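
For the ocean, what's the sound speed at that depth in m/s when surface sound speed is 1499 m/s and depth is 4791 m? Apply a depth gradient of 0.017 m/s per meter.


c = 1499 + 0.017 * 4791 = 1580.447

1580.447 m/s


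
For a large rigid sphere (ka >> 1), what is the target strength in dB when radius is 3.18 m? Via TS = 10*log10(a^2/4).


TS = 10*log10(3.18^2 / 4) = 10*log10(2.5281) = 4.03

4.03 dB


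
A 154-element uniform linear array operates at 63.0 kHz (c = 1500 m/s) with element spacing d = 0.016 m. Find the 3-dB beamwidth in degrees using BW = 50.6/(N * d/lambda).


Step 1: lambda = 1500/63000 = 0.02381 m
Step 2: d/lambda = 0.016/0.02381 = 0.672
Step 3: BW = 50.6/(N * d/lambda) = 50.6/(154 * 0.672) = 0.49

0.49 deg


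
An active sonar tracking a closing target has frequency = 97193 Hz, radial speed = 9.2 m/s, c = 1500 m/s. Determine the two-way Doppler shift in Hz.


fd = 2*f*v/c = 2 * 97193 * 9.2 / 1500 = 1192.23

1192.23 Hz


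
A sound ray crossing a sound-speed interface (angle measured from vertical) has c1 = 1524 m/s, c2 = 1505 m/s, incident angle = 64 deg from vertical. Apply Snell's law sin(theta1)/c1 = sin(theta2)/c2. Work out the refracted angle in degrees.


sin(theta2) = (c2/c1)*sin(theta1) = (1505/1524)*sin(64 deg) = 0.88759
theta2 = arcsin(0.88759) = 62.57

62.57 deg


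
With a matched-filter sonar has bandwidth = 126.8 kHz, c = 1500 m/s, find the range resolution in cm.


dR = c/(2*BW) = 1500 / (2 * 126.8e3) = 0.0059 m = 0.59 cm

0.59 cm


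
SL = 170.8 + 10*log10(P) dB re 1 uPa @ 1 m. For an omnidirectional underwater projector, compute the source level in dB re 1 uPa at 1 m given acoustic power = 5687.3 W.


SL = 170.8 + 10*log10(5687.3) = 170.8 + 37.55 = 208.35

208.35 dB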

--------------------------------------------------

What is required: The lines to copy run from the one containing "SL = 170.8 + 10*log10(P)" through the last line above. Copy them exactly and include nothing else.

Your response:
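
SL = 170.8 + 10*log10(P) dB re 1 uPa @ 1 m. For an omnidirectional underwater projector, compute the source level in dB re 1 uPa at 1 m given acoustic power = 5687.3 W.


SL = 170.8 + 10*log10(5687.3) = 170.8 + 37.55 = 208.35

208.35 dB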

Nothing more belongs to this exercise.